> _Required action_
Return all the entries. Match them word for word.

::: Information :::

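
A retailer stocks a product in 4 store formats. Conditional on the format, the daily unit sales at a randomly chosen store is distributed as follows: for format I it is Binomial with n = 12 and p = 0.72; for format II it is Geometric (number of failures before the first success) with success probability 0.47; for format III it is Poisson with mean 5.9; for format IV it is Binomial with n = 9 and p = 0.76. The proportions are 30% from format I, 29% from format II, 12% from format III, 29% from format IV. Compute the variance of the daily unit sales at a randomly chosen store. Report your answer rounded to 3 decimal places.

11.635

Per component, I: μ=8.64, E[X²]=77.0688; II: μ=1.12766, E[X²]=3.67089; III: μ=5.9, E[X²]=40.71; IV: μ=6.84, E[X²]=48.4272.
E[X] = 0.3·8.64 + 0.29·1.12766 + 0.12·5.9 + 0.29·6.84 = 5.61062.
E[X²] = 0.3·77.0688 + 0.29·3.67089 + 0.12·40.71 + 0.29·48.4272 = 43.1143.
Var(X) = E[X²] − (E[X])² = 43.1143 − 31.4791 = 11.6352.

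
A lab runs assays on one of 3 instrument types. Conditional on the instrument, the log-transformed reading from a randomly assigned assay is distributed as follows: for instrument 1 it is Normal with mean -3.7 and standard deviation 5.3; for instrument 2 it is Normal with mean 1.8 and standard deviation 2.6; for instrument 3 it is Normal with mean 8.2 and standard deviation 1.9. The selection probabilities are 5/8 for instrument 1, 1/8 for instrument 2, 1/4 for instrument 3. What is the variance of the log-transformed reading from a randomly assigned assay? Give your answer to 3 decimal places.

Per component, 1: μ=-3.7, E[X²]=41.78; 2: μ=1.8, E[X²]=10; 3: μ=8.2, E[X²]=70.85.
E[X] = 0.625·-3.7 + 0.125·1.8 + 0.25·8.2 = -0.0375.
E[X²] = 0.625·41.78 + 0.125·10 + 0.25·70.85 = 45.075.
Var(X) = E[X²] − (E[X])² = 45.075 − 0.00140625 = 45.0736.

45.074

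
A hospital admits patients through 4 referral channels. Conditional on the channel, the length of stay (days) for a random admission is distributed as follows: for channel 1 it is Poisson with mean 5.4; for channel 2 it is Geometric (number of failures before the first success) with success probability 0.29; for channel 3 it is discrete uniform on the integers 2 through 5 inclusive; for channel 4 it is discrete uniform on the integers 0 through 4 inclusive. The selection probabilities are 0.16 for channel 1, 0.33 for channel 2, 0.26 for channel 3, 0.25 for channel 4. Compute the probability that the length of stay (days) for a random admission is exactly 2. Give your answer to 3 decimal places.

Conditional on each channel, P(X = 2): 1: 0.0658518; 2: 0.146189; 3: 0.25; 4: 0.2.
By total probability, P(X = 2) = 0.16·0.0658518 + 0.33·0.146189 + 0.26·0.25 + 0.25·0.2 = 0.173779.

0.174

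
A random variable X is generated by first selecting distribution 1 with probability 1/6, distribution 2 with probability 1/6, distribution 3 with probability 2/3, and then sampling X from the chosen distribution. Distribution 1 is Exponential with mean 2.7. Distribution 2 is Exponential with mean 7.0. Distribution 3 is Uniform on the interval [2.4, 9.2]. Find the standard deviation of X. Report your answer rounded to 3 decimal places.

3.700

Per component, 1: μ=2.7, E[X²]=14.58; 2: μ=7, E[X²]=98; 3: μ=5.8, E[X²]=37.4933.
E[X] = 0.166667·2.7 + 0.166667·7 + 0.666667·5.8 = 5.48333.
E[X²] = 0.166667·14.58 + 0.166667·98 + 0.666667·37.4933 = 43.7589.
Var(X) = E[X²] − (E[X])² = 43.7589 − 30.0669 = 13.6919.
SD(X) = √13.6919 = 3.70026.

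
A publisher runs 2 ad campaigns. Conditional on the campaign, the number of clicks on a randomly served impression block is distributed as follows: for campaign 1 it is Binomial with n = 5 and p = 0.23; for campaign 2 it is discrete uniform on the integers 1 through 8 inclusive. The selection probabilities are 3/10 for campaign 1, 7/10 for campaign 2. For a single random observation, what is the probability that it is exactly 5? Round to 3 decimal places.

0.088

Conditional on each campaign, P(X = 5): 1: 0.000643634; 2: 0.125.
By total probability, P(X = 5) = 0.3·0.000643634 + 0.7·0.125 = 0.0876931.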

:::

> _Solution for this exercise_
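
A retailer stocks a product in 4 store formats. Conditional on the format, the daily unit sales at a randomly chosen store is distributed as follows: for format I it is Binomial with n = 12 and p = 0.72; for format II it is Geometric (number of failures before the first success) with success probability 0.47; for format III it is Poisson with mean 5.9; for format IV it is Binomial with n = 9 and p = 0.76. The proportions are 30% from format I, 29% from format II, 12% from format III, 29% from format IV. Compute the variance of the daily unit sales at a randomly chosen store. Report your answer rounded to 3 decimal places.

11.635

Per component, I: μ=8.64, E[X²]=77.0688; II: μ=1.12766, E[X²]=3.67089; III: μ=5.9, E[X²]=40.71; IV: μ=6.84, E[X²]=48.4272.
E[X] = 0.3·8.64 + 0.29·1.12766 + 0.12·5.9 + 0.29·6.84 = 5.61062.
E[X²] = 0.3·77.0688 + 0.29·3.67089 + 0.12·40.71 + 0.29·48.4272 = 43.1143.
Var(X) = E[X²] − (E[X])² = 43.1143 − 31.4791 = 11.6352.

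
A lab runs assays on one of 3 instrument types. Conditional on the instrument, the log-transformed reading from a randomly assigned assay is distributed as follows: for instrument 1 it is Normal with mean -3.7 and standard deviation 5.3; for instrument 2 it is Normal with mean 1.8 and standard deviation 2.6; for instrument 3 it is Normal with mean 8.2 and standard deviation 1.9. The selection probabilities are 5/8 for instrument 1, 1/8 for instrument 2, 1/4 for instrument 3. What is the variance of the log-transformed reading from a randomly assigned assay? Give your answer to 3 decimal places.

Per component, 1: μ=-3.7, E[X²]=41.78; 2: μ=1.8, E[X²]=10; 3: μ=8.2, E[X²]=70.85.
E[X] = 0.625·-3.7 + 0.125·1.8 + 0.25·8.2 = -0.0375.
E[X²] = 0.625·41.78 + 0.125·10 + 0.25·70.85 = 45.075.
Var(X) = E[X²] − (E[X])² = 45.075 − 0.00140625 = 45.0736.

45.074

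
A hospital admits patients through 4 referral channels. Conditional on the channel, the length of stay (days) for a random admission is distributed as follows: for channel 1 it is Poisson with mean 5.4; for channel 2 it is Geometric (number of failures before the first success) with success probability 0.29; for channel 3 it is discrete uniform on the integers 2 through 5 inclusive; for channel 4 it is discrete uniform on the integers 0 through 4 inclusive. The selection probabilities are 0.16 for channel 1, 0.33 for channel 2, 0.26 for channel 3, 0.25 for channel 4. Compute the probability that the length of stay (days) for a random admission is exactly 2. Give your answer to 3 decimal places.

Conditional on each channel, P(X = 2): 1: 0.0658518; 2: 0.146189; 3: 0.25; 4: 0.2.
By total probability, P(X = 2) = 0.16·0.0658518 + 0.33·0.146189 + 0.26·0.25 + 0.25·0.2 = 0.173779.

0.174

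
A random variable X is generated by first selecting distribution 1 with probability 1/6, distribution 2 with probability 1/6, distribution 3 with probability 2/3, and then sampling X from the chosen distribution. Distribution 1 is Exponential with mean 2.7. Distribution 2 is Exponential with mean 7.0. Distribution 3 is Uniform on the interval [2.4, 9.2]. Find the standard deviation of X. Report your answer rounded to 3 decimal places.

3.700

Per component, 1: μ=2.7, E[X²]=14.58; 2: μ=7, E[X²]=98; 3: μ=5.8, E[X²]=37.4933.
E[X] = 0.166667·2.7 + 0.166667·7 + 0.666667·5.8 = 5.48333.
E[X²] = 0.166667·14.58 + 0.166667·98 + 0.666667·37.4933 = 43.7589.
Var(X) = E[X²] − (E[X])² = 43.7589 − 30.0669 = 13.6919.
SD(X) = √13.6919 = 3.70026.

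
A publisher runs 2 ad campaigns. Conditional on the campaign, the number of clicks on a randomly served impression block is distributed as follows: for campaign 1 it is Binomial with n = 5 and p = 0.23; for campaign 2 it is discrete uniform on the integers 1 through 8 inclusive. The selection probabilities are 3/10 for campaign 1, 7/10 for campaign 2. For a single random observation, what is the probability that it is exactly 5? Round to 3 decimal places.

0.088

Conditional on each campaign, P(X = 5): 1: 0.000643634; 2: 0.125.
By total probability, P(X = 5) = 0.3·0.000643634 + 0.7·0.125 = 0.0876931.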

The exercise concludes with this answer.